• [Action item] Each entry has to be set down again with no alteration.

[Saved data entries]
[Start of Attachment]
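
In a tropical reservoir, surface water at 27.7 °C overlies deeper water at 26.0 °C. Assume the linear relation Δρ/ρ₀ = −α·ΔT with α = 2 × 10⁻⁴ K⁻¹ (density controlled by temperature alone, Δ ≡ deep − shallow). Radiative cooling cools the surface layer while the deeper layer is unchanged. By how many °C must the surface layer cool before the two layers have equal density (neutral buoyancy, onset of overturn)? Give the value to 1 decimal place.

1.7 °C

With temperature the only control, equal density requires T_surf′ = T_deep.
T_surf′ = 26.0 °C.
Cooling required: 27.7 − 26.0 = 1.7 °C.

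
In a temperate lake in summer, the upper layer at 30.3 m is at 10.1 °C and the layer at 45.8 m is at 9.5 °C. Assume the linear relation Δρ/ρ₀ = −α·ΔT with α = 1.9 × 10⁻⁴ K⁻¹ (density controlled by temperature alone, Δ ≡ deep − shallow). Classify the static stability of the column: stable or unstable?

stable

ΔT = 9.5 − 10.1 = -0.6 K, so Δρ/ρ₀ = −αΔT = 1.14 × 10⁻⁴.
Δρ/ρ₀ > 0, so Δρ > 0: deeper water is denser → statically stable.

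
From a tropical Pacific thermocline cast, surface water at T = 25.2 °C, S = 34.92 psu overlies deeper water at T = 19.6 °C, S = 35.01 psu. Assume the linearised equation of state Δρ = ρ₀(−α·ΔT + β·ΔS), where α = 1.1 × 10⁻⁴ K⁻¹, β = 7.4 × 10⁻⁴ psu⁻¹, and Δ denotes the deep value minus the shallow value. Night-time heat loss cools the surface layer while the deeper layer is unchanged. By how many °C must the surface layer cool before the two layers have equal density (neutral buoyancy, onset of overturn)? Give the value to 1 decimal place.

6.2 °C

Neutral buoyancy requires Δρ = 0, i.e. −α(T_deep − T_surf′) + β(S_deep − S_surf) = 0.
T_surf′ = T_deep − (β/α)·ΔS = 19.6 − (7.4 × 10⁻⁴/1.1 × 10⁻⁴)·(+0.09) = 18.995 °C.
Cooling required: 25.2 − (18.995) = 6.205 °C.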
[End of Attachment]
• [Expected output]
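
In a tropical reservoir, surface water at 27.7 °C overlies deeper water at 26.0 °C. Assume the linear relation Δρ/ρ₀ = −α·ΔT with α = 2 × 10⁻⁴ K⁻¹ (density controlled by temperature alone, Δ ≡ deep − shallow). Radiative cooling cools the surface layer while the deeper layer is unchanged. By how many °C must the surface layer cool before the two layers have equal density (neutral buoyancy, onset of overturn)? Give the value to 1 decimal place.

1.7 °C

With temperature the only control, equal density requires T_surf′ = T_deep.
T_surf′ = 26.0 °C.
Cooling required: 27.7 − 26.0 = 1.7 °C.

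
In a temperate lake in summer, the upper layer at 30.3 m is at 10.1 °C and the layer at 45.8 m is at 9.5 °C. Assume the linear relation Δρ/ρ₀ = −α·ΔT with α = 1.9 × 10⁻⁴ K⁻¹ (density controlled by temperature alone, Δ ≡ deep − shallow). Classify the static stability of the column: stable or unstable?

stable

ΔT = 9.5 − 10.1 = -0.6 K, so Δρ/ρ₀ = −αΔT = 1.14 × 10⁻⁴.
Δρ/ρ₀ > 0, so Δρ > 0: deeper water is denser → statically stable.

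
From a tropical Pacific thermocline cast, surface water at T = 25.2 °C, S = 34.92 psu overlies deeper water at T = 19.6 °C, S = 35.01 psu. Assume the linearised equation of state Δρ = ρ₀(−α·ΔT + β·ΔS), where α = 1.1 × 10⁻⁴ K⁻¹, β = 7.4 × 10⁻⁴ psu⁻¹, and Δ denotes the deep value minus the shallow value. Night-time heat loss cools the surface layer while the deeper layer is unchanged. By how many °C must the surface layer cool before the two layers have equal density (neutral buoyancy, onset of overturn)? Give the value to 1 decimal place.

6.2 °C

Neutral buoyancy requires Δρ = 0, i.e. −α(T_deep − T_surf′) + β(S_deep − S_surf) = 0.
T_surf′ = T_deep − (β/α)·ΔS = 19.6 − (7.4 × 10⁻⁴/1.1 × 10⁻⁴)·(+0.09) = 18.995 °C.
Cooling required: 25.2 − (18.995) = 6.205 °C.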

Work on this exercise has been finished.